EXERCISE: Please reproduce the full listing exactly, with nothing added.

BEGIN GIVEN INFORMATION

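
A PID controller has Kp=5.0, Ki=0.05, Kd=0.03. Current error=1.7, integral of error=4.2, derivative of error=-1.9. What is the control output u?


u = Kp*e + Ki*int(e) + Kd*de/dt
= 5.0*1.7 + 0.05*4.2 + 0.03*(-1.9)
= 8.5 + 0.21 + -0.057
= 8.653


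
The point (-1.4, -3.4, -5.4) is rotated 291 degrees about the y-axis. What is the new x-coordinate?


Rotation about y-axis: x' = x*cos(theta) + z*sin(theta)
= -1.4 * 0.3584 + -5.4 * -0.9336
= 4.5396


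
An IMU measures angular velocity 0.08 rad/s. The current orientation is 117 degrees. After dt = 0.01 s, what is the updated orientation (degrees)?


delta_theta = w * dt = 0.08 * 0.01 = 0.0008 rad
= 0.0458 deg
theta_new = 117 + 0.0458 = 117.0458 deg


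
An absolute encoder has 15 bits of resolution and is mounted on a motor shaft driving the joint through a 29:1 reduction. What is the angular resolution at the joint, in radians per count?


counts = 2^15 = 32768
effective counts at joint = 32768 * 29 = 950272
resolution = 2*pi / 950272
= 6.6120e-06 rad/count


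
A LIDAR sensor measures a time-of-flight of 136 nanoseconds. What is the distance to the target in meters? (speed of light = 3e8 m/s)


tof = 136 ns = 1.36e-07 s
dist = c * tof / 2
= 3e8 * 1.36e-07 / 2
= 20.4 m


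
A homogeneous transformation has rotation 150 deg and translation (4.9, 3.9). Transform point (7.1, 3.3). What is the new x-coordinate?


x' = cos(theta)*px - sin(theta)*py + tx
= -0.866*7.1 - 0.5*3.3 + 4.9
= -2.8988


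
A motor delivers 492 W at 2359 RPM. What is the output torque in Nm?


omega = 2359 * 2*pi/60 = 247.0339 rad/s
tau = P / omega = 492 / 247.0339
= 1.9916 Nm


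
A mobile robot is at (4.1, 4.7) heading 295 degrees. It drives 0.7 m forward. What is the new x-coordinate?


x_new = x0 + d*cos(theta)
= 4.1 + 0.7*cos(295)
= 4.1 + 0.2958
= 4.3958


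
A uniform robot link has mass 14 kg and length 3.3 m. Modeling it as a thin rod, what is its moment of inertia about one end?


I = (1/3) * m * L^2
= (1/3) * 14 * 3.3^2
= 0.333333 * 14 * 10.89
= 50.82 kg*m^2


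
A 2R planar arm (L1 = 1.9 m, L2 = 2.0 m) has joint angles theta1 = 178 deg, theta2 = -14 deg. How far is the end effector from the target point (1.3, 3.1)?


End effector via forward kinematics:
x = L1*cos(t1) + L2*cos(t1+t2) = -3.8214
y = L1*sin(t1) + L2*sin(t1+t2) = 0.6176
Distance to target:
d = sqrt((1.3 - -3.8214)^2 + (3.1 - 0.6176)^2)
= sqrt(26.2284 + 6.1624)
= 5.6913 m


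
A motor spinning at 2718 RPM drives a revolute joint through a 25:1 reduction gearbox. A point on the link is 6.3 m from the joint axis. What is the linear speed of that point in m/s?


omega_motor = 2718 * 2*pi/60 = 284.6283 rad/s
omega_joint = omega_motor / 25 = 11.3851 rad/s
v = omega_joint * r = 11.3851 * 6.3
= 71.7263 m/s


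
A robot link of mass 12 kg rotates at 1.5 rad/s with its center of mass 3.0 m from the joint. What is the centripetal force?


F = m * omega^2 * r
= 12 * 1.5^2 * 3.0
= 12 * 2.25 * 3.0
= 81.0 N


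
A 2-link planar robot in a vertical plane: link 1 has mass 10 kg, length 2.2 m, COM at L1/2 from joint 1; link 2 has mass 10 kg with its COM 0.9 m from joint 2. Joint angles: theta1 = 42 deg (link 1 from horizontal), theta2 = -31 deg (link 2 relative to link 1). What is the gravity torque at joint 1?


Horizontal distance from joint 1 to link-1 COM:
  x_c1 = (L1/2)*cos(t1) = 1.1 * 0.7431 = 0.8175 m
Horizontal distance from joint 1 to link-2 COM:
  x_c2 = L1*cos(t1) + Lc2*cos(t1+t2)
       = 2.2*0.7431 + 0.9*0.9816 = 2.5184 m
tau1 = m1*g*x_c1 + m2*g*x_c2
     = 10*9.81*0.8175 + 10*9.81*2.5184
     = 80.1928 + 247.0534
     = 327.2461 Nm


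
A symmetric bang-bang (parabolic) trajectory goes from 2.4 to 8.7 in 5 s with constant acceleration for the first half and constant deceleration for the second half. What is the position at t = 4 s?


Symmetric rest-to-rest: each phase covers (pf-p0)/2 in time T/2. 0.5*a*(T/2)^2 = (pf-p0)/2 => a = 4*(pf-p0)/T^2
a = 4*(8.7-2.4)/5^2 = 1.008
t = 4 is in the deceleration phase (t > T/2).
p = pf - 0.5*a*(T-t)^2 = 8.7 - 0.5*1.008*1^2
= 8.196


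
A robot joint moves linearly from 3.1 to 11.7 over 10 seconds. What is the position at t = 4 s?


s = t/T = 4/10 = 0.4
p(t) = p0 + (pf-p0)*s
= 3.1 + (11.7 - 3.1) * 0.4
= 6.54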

END GIVEN INFORMATION

TASK SOLUTION:
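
A PID controller has Kp=5.0, Ki=0.05, Kd=0.03. Current error=1.7, integral of error=4.2, derivative of error=-1.9. What is the control output u?


u = Kp*e + Ki*int(e) + Kd*de/dt
= 5.0*1.7 + 0.05*4.2 + 0.03*(-1.9)
= 8.5 + 0.21 + -0.057
= 8.653


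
The point (-1.4, -3.4, -5.4) is rotated 291 degrees about the y-axis. What is the new x-coordinate?


Rotation about y-axis: x' = x*cos(theta) + z*sin(theta)
= -1.4 * 0.3584 + -5.4 * -0.9336
= 4.5396


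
An IMU measures angular velocity 0.08 rad/s. The current orientation is 117 degrees. After dt = 0.01 s, what is the updated orientation (degrees)?


delta_theta = w * dt = 0.08 * 0.01 = 0.0008 rad
= 0.0458 deg
theta_new = 117 + 0.0458 = 117.0458 deg


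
An absolute encoder has 15 bits of resolution and is mounted on a motor shaft driving the joint through a 29:1 reduction. What is the angular resolution at the joint, in radians per count?


counts = 2^15 = 32768
effective counts at joint = 32768 * 29 = 950272
resolution = 2*pi / 950272
= 6.6120e-06 rad/count


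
A LIDAR sensor measures a time-of-flight of 136 nanoseconds. What is the distance to the target in meters? (speed of light = 3e8 m/s)


tof = 136 ns = 1.36e-07 s
dist = c * tof / 2
= 3e8 * 1.36e-07 / 2
= 20.4 m


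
A homogeneous transformation has rotation 150 deg and translation (4.9, 3.9). Transform point (7.1, 3.3). What is the new x-coordinate?


x' = cos(theta)*px - sin(theta)*py + tx
= -0.866*7.1 - 0.5*3.3 + 4.9
= -2.8988


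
A motor delivers 492 W at 2359 RPM. What is the output torque in Nm?


omega = 2359 * 2*pi/60 = 247.0339 rad/s
tau = P / omega = 492 / 247.0339
= 1.9916 Nm


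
A mobile robot is at (4.1, 4.7) heading 295 degrees. It drives 0.7 m forward. What is the new x-coordinate?


x_new = x0 + d*cos(theta)
= 4.1 + 0.7*cos(295)
= 4.1 + 0.2958
= 4.3958


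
A uniform robot link has mass 14 kg and length 3.3 m. Modeling it as a thin rod, what is its moment of inertia about one end?


I = (1/3) * m * L^2
= (1/3) * 14 * 3.3^2
= 0.333333 * 14 * 10.89
= 50.82 kg*m^2


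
A 2R planar arm (L1 = 1.9 m, L2 = 2.0 m) has joint angles theta1 = 178 deg, theta2 = -14 deg. How far is the end effector from the target point (1.3, 3.1)?


End effector via forward kinematics:
x = L1*cos(t1) + L2*cos(t1+t2) = -3.8214
y = L1*sin(t1) + L2*sin(t1+t2) = 0.6176
Distance to target:
d = sqrt((1.3 - -3.8214)^2 + (3.1 - 0.6176)^2)
= sqrt(26.2284 + 6.1624)
= 5.6913 m


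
A motor spinning at 2718 RPM drives a revolute joint through a 25:1 reduction gearbox. A point on the link is 6.3 m from the joint axis. What is the linear speed of that point in m/s?


omega_motor = 2718 * 2*pi/60 = 284.6283 rad/s
omega_joint = omega_motor / 25 = 11.3851 rad/s
v = omega_joint * r = 11.3851 * 6.3
= 71.7263 m/s


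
A robot link of mass 12 kg rotates at 1.5 rad/s with its center of mass 3.0 m from the joint. What is the centripetal force?


F = m * omega^2 * r
= 12 * 1.5^2 * 3.0
= 12 * 2.25 * 3.0
= 81.0 N


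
A 2-link planar robot in a vertical plane: link 1 has mass 10 kg, length 2.2 m, COM at L1/2 from joint 1; link 2 has mass 10 kg with its COM 0.9 m from joint 2. Joint angles: theta1 = 42 deg (link 1 from horizontal), theta2 = -31 deg (link 2 relative to link 1). What is the gravity torque at joint 1?


Horizontal distance from joint 1 to link-1 COM:
  x_c1 = (L1/2)*cos(t1) = 1.1 * 0.7431 = 0.8175 m
Horizontal distance from joint 1 to link-2 COM:
  x_c2 = L1*cos(t1) + Lc2*cos(t1+t2)
       = 2.2*0.7431 + 0.9*0.9816 = 2.5184 m
tau1 = m1*g*x_c1 + m2*g*x_c2
     = 10*9.81*0.8175 + 10*9.81*2.5184
     = 80.1928 + 247.0534
     = 327.2461 Nm


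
A symmetric bang-bang (parabolic) trajectory goes from 2.4 to 8.7 in 5 s with constant acceleration for the first half and constant deceleration for the second half. What is the position at t = 4 s?


Symmetric rest-to-rest: each phase covers (pf-p0)/2 in time T/2. 0.5*a*(T/2)^2 = (pf-p0)/2 => a = 4*(pf-p0)/T^2
a = 4*(8.7-2.4)/5^2 = 1.008
t = 4 is in the deceleration phase (t > T/2).
p = pf - 0.5*a*(T-t)^2 = 8.7 - 0.5*1.008*1^2
= 8.196


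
A robot joint moves linearly from 3.1 to 11.7 over 10 seconds. What is the position at t = 4 s?


s = t/T = 4/10 = 0.4
p(t) = p0 + (pf-p0)*s
= 3.1 + (11.7 - 3.1) * 0.4
= 6.54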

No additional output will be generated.